-- Listed entries follows --

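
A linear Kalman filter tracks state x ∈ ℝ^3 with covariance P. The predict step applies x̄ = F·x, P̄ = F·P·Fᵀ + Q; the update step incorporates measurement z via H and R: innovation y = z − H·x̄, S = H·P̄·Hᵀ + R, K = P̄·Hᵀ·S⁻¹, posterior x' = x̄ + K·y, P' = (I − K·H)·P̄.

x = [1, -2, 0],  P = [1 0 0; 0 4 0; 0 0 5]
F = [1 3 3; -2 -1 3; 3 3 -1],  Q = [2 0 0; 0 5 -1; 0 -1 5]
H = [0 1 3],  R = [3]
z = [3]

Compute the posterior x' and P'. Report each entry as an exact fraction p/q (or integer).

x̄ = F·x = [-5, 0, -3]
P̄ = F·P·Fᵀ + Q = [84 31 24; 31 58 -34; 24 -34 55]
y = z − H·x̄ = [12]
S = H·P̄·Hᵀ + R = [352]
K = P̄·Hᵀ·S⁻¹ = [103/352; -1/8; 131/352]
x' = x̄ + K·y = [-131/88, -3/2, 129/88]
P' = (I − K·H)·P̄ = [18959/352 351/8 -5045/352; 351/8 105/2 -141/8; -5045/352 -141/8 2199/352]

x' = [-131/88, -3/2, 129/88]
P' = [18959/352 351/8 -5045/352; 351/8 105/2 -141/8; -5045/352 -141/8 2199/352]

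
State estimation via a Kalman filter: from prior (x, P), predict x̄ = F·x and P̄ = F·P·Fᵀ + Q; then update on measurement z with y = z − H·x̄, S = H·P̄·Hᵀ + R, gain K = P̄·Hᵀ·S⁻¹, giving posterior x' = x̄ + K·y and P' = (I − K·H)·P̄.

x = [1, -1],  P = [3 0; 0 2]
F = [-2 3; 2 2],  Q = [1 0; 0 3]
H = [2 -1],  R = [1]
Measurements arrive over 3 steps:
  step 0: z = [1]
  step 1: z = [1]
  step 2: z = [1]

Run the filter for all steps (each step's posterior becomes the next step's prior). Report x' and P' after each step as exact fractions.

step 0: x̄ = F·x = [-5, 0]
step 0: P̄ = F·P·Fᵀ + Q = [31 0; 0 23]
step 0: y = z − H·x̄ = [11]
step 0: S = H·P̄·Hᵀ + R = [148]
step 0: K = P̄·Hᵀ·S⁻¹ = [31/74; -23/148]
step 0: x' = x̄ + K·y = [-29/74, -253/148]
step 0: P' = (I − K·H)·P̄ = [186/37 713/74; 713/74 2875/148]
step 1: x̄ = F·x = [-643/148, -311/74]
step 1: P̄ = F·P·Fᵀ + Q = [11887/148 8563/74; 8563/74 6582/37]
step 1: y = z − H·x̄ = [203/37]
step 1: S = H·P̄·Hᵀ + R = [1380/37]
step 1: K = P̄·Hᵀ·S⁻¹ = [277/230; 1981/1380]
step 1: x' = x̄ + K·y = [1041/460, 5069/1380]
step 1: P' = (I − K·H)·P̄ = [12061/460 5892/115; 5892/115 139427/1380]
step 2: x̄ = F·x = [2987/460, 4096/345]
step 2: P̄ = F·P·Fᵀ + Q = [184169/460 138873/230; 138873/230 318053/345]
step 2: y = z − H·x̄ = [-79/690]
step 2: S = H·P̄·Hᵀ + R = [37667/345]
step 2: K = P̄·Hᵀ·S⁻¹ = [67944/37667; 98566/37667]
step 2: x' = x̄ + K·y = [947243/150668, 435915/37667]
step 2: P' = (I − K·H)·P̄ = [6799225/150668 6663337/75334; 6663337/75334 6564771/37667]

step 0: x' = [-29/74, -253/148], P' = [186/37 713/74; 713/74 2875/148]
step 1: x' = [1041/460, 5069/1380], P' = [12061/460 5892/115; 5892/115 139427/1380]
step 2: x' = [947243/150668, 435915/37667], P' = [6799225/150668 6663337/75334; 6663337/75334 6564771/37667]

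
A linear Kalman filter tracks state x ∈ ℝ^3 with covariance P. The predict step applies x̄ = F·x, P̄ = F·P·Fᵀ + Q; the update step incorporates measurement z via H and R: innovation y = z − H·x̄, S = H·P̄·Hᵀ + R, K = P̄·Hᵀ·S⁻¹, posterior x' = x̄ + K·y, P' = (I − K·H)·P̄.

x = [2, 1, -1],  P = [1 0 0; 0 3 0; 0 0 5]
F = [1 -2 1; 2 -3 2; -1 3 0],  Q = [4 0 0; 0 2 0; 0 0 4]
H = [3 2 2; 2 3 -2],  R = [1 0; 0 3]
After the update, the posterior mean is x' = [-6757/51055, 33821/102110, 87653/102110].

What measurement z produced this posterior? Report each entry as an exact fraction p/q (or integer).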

-- Listed entries concluded --

#### Exercise details
Leaving no line out, return the data above verbatim.

#### Exercise response
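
A linear Kalman filter tracks state x ∈ ℝ^3 with covariance P. The predict step applies x̄ = F·x, P̄ = F·P·Fᵀ + Q; the update step incorporates measurement z via H and R: innovation y = z − H·x̄, S = H·P̄·Hᵀ + R, K = P̄·Hᵀ·S⁻¹, posterior x' = x̄ + K·y, P' = (I − K·H)·P̄.

x = [1, -2, 0],  P = [1 0 0; 0 4 0; 0 0 5]
F = [1 3 3; -2 -1 3; 3 3 -1],  Q = [2 0 0; 0 5 -1; 0 -1 5]
H = [0 1 3],  R = [3]
z = [3]

Compute the posterior x' and P'. Report each entry as an exact fraction p/q (or integer).

x̄ = F·x = [-5, 0, -3]
P̄ = F·P·Fᵀ + Q = [84 31 24; 31 58 -34; 24 -34 55]
y = z − H·x̄ = [12]
S = H·P̄·Hᵀ + R = [352]
K = P̄·Hᵀ·S⁻¹ = [103/352; -1/8; 131/352]
x' = x̄ + K·y = [-131/88, -3/2, 129/88]
P' = (I − K·H)·P̄ = [18959/352 351/8 -5045/352; 351/8 105/2 -141/8; -5045/352 -141/8 2199/352]

x' = [-131/88, -3/2, 129/88]
P' = [18959/352 351/8 -5045/352; 351/8 105/2 -141/8; -5045/352 -141/8 2199/352]

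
State estimation via a Kalman filter: from prior (x, P), predict x̄ = F·x and P̄ = F·P·Fᵀ + Q; then update on measurement z with y = z − H·x̄, S = H·P̄·Hᵀ + R, gain K = P̄·Hᵀ·S⁻¹, giving posterior x' = x̄ + K·y and P' = (I − K·H)·P̄.

x = [1, -1],  P = [3 0; 0 2]
F = [-2 3; 2 2],  Q = [1 0; 0 3]
H = [2 -1],  R = [1]
Measurements arrive over 3 steps:
  step 0: z = [1]
  step 1: z = [1]
  step 2: z = [1]

Run the filter for all steps (each step's posterior becomes the next step's prior). Report x' and P' after each step as exact fractions.

step 0: x̄ = F·x = [-5, 0]
step 0: P̄ = F·P·Fᵀ + Q = [31 0; 0 23]
step 0: y = z − H·x̄ = [11]
step 0: S = H·P̄·Hᵀ + R = [148]
step 0: K = P̄·Hᵀ·S⁻¹ = [31/74; -23/148]
step 0: x' = x̄ + K·y = [-29/74, -253/148]
step 0: P' = (I − K·H)·P̄ = [186/37 713/74; 713/74 2875/148]
step 1: x̄ = F·x = [-643/148, -311/74]
step 1: P̄ = F·P·Fᵀ + Q = [11887/148 8563/74; 8563/74 6582/37]
step 1: y = z − H·x̄ = [203/37]
step 1: S = H·P̄·Hᵀ + R = [1380/37]
step 1: K = P̄·Hᵀ·S⁻¹ = [277/230; 1981/1380]
step 1: x' = x̄ + K·y = [1041/460, 5069/1380]
step 1: P' = (I − K·H)·P̄ = [12061/460 5892/115; 5892/115 139427/1380]
step 2: x̄ = F·x = [2987/460, 4096/345]
step 2: P̄ = F·P·Fᵀ + Q = [184169/460 138873/230; 138873/230 318053/345]
step 2: y = z − H·x̄ = [-79/690]
step 2: S = H·P̄·Hᵀ + R = [37667/345]
step 2: K = P̄·Hᵀ·S⁻¹ = [67944/37667; 98566/37667]
step 2: x' = x̄ + K·y = [947243/150668, 435915/37667]
step 2: P' = (I − K·H)·P̄ = [6799225/150668 6663337/75334; 6663337/75334 6564771/37667]

step 0: x' = [-29/74, -253/148], P' = [186/37 713/74; 713/74 2875/148]
step 1: x' = [1041/460, 5069/1380], P' = [12061/460 5892/115; 5892/115 139427/1380]
step 2: x' = [947243/150668, 435915/37667], P' = [6799225/150668 6663337/75334; 6663337/75334 6564771/37667]

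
A linear Kalman filter tracks state x ∈ ℝ^3 with covariance P. The predict step applies x̄ = F·x, P̄ = F·P·Fᵀ + Q; the update step incorporates measurement z via H and R: innovation y = z − H·x̄, S = H·P̄·Hᵀ + R, K = P̄·Hᵀ·S⁻¹, posterior x' = x̄ + K·y, P' = (I − K·H)·P̄.

x = [2, 1, -1],  P = [1 0 0; 0 3 0; 0 0 5]
F = [1 -2 1; 2 -3 2; -1 3 0],  Q = [4 0 0; 0 2 0; 0 0 4]
H = [3 2 2; 2 3 -2],  R = [1 0; 0 3]
After the update, the posterior mean is x' = [-6757/51055, 33821/102110, 87653/102110].

What measurement z produced this posterior? Report each entry as an exact fraction p/q (or integer).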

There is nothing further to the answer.